§ EXERCISE DESCRIPTION
Look through the material below. Copy each line that contains the string "beetle".

*** MATERIAL FOR THE TASK Section Begins ***

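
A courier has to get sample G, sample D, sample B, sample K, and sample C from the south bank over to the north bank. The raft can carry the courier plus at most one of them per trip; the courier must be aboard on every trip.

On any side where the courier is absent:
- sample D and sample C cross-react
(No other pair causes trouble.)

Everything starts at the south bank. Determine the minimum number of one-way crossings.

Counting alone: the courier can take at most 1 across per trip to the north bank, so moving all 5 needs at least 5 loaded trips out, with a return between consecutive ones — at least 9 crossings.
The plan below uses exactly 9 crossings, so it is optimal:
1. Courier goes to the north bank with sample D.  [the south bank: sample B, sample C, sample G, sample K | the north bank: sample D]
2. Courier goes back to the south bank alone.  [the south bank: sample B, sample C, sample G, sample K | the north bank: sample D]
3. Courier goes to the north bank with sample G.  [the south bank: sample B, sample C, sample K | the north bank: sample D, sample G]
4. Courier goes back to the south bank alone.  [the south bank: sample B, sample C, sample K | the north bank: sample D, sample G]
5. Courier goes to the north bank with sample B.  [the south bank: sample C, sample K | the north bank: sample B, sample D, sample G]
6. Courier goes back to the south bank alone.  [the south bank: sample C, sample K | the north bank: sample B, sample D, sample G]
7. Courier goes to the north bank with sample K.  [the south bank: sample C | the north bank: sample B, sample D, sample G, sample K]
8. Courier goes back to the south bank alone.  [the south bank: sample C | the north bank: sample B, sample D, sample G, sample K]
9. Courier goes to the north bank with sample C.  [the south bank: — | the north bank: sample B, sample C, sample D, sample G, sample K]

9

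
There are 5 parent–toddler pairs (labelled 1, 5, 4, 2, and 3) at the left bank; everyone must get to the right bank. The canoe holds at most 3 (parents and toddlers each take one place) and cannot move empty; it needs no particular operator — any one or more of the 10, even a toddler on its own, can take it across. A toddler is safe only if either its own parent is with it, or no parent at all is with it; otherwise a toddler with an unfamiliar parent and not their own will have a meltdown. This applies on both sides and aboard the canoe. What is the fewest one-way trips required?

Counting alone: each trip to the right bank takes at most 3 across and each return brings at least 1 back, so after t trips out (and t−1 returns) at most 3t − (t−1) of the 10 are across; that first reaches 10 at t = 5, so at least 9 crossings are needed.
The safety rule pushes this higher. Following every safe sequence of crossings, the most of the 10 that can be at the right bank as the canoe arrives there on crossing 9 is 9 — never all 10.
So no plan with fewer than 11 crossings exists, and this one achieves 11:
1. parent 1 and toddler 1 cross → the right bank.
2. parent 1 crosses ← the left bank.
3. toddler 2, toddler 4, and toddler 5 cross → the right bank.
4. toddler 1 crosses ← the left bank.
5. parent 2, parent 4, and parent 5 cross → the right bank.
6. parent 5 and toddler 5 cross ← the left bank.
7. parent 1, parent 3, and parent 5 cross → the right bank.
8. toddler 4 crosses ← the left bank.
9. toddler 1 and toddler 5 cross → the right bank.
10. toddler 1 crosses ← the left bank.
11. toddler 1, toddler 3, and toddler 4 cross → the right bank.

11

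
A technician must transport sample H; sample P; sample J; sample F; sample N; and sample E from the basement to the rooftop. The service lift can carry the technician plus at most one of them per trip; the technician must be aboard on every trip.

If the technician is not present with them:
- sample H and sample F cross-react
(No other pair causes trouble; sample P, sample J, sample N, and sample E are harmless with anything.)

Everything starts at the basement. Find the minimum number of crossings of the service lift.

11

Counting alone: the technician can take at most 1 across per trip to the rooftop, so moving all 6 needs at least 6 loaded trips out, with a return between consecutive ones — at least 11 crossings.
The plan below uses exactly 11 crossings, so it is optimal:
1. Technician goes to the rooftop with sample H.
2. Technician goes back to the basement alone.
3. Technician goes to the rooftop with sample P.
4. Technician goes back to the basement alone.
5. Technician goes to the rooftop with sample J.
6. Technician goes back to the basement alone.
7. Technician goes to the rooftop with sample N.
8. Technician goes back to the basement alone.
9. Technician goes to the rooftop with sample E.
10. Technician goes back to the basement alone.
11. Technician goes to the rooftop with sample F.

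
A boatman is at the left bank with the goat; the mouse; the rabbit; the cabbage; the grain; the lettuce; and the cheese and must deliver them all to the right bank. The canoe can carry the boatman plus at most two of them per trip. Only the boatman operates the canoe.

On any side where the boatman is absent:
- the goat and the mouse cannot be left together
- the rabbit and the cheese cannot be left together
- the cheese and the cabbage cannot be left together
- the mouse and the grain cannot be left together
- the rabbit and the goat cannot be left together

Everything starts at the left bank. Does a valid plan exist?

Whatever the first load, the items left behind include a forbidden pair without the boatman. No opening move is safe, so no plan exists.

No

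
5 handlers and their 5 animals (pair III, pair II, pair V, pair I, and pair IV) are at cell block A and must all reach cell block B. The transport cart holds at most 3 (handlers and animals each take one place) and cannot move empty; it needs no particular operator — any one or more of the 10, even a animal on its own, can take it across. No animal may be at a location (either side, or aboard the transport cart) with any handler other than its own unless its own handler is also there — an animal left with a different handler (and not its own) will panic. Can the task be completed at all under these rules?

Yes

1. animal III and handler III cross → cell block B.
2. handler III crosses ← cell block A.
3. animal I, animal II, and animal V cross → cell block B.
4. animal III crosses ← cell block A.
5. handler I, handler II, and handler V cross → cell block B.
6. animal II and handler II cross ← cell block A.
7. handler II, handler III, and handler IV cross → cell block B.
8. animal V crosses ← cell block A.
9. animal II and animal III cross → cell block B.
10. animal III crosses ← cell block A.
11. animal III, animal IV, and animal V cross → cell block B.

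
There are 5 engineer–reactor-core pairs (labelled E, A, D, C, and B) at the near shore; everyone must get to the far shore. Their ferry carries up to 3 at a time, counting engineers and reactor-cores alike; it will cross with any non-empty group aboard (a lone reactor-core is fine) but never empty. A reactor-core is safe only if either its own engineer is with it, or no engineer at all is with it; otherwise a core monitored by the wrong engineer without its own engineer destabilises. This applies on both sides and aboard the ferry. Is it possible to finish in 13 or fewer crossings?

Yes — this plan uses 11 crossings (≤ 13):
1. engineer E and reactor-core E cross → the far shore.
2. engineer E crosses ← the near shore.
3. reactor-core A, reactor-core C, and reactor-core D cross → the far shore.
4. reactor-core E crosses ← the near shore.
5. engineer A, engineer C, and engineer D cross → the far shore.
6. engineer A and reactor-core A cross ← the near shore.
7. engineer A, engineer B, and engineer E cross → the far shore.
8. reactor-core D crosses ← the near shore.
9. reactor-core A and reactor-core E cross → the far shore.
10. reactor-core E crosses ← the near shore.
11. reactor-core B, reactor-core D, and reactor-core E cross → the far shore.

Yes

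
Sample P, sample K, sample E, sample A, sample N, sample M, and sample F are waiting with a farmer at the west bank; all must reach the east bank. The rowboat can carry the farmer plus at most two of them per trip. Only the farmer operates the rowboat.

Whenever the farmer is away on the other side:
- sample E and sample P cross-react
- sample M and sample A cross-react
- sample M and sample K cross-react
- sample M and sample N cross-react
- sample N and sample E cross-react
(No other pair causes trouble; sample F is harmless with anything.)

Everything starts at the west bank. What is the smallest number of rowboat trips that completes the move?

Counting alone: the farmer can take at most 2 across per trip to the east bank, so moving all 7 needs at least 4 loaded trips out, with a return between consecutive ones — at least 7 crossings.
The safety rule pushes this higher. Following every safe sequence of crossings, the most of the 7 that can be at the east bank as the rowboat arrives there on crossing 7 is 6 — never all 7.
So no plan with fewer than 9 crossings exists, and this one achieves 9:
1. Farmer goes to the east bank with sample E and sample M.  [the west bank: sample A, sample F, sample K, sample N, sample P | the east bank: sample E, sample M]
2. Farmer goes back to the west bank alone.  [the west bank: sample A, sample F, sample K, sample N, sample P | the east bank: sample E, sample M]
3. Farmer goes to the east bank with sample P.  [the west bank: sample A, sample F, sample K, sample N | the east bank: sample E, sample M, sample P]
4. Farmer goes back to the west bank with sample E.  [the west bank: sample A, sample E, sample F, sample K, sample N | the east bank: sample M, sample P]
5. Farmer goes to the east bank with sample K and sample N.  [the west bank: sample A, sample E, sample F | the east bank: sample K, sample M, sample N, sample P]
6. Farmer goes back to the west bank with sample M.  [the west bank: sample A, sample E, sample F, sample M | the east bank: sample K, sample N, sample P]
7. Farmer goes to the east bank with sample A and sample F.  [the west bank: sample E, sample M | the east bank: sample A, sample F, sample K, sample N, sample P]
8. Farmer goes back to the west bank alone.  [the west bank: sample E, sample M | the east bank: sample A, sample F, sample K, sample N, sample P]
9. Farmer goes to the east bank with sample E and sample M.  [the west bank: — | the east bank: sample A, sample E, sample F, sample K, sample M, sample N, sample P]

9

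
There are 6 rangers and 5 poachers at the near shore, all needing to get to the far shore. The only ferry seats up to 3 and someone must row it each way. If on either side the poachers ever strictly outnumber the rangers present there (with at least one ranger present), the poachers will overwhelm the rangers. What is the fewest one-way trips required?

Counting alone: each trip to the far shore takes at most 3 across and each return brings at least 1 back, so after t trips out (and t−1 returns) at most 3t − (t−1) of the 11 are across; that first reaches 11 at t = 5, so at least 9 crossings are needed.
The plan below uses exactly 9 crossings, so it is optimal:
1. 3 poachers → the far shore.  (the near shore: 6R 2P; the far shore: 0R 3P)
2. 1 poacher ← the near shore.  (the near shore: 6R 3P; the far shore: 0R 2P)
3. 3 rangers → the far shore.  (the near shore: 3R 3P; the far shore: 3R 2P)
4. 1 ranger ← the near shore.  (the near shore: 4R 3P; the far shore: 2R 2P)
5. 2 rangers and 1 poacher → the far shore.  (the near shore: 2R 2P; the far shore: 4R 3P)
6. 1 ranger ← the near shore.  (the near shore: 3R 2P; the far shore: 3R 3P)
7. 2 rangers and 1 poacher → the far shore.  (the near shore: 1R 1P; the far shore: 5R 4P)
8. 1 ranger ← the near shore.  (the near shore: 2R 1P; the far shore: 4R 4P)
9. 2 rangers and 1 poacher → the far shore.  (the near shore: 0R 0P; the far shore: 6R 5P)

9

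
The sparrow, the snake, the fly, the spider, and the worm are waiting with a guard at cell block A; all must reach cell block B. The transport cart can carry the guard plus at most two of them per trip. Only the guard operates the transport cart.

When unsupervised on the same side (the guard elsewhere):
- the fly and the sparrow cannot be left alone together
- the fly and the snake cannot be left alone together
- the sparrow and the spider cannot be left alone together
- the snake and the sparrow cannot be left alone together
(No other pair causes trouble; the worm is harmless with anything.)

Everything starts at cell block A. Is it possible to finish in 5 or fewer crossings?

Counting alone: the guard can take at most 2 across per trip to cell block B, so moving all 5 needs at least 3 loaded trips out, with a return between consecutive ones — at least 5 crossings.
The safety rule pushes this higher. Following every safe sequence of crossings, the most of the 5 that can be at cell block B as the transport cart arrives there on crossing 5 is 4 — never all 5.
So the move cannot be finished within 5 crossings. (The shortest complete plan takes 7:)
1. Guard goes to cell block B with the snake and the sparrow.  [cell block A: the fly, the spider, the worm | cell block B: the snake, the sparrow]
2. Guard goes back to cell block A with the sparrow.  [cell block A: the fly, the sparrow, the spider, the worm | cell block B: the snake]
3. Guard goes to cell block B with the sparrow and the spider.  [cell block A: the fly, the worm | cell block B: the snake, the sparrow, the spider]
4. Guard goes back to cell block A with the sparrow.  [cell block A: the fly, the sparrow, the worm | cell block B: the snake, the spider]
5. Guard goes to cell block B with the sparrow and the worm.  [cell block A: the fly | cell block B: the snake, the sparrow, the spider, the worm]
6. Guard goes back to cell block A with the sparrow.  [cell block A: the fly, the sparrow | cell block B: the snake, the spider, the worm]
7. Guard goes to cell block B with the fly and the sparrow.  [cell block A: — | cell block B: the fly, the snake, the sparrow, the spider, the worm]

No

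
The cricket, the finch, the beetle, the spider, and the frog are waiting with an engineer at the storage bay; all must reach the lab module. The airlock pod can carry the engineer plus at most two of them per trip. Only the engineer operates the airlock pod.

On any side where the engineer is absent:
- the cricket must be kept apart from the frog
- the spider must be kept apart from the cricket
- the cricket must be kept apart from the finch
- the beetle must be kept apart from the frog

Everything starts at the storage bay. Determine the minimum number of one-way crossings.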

*** MATERIAL FOR THE TASK Section Ends ***
*** MATERIAL FOR THE TASK Section Begins ***

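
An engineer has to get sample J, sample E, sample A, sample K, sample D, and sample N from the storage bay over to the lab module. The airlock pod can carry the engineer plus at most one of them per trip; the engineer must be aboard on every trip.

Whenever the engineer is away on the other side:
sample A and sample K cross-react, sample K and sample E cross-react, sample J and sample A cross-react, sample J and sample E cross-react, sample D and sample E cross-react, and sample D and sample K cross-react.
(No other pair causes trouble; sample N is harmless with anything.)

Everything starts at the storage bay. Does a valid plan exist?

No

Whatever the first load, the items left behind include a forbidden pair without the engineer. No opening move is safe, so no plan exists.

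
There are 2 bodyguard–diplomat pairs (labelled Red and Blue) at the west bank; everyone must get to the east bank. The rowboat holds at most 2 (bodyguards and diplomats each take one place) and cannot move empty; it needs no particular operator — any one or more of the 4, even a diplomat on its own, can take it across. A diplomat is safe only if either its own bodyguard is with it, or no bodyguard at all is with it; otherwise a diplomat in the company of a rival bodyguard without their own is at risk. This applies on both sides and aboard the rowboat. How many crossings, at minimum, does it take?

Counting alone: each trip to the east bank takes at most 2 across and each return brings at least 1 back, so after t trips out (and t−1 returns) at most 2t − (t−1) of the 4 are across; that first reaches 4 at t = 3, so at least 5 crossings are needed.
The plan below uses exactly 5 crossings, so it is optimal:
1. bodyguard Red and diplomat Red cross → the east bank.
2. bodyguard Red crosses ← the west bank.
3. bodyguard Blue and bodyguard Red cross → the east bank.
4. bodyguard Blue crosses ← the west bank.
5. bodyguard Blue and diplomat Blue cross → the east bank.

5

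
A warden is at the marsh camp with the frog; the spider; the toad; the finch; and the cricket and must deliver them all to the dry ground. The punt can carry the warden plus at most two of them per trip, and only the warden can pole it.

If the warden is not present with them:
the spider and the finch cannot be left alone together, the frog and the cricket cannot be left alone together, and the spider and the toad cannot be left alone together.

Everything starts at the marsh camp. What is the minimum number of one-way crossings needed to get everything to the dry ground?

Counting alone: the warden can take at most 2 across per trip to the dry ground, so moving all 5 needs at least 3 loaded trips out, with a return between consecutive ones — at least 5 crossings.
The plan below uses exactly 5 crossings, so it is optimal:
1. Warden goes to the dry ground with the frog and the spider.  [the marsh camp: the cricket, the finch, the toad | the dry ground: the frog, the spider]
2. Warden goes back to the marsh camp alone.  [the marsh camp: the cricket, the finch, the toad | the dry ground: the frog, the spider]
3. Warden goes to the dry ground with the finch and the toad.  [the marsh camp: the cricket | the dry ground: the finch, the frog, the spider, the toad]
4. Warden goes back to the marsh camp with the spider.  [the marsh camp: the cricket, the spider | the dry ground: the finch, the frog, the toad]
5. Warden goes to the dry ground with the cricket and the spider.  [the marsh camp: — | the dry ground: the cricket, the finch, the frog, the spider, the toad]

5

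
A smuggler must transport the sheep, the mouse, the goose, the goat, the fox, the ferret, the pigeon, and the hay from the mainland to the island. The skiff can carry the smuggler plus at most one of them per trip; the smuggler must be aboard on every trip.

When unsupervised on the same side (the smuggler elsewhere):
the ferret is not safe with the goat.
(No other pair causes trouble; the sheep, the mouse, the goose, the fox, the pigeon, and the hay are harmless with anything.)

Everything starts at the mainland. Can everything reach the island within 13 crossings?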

*** MATERIAL FOR THE TASK Section Ends ***

§ EXERCISE OUTPUT
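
The cricket, the finch, the beetle, the spider, and the frog are waiting with an engineer at the storage bay; all must reach the lab module. The airlock pod can carry the engineer plus at most two of them per trip. Only the engineer operates the airlock pod.
- the beetle must be kept apart from the frog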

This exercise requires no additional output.